What you have to do → The full listing should be set down again without a single alteration.

=-=-=-=-=

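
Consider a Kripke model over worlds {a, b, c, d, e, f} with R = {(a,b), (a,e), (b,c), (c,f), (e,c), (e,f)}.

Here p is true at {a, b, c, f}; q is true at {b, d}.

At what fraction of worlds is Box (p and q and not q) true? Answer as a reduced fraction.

1/3

a: successors {b, e}; p and q and not q there: b:F, e:F. ✗
b: successors {c}; p and q and not q there: c:F. ✗
c: successors {f}; p and q and not q there: f:F. ✗
d: no successors, so Box (p and q and not q) holds vacuously. ✓
e: successors {c, f}; p and q and not q there: c:F, f:F. ✗
f: no successors, so Box (p and q and not q) holds vacuously. ✓
That's 2 of 6 worlds, so 2/6 = 1/3.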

=-=-=-=-=

Result of this exercise →
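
Consider a Kripke model over worlds {a, b, c, d, e, f} with R = {(a,b), (a,e), (b,c), (c,f), (e,c), (e,f)}.

Here p is true at {a, b, c, f}; q is true at {b, d}.

At what fraction of worlds is Box (p and q and not q) true? Answer as a reduced fraction.

1/3

a: successors {b, e}; p and q and not q there: b:F, e:F. ✗
b: successors {c}; p and q and not q there: c:F. ✗
c: successors {f}; p and q and not q there: f:F. ✗
d: no successors, so Box (p and q and not q) holds vacuously. ✓
e: successors {c, f}; p and q and not q there: c:F, f:F. ✗
f: no successors, so Box (p and q and not q) holds vacuously. ✓
That's 2 of 6 worlds, so 2/6 = 1/3.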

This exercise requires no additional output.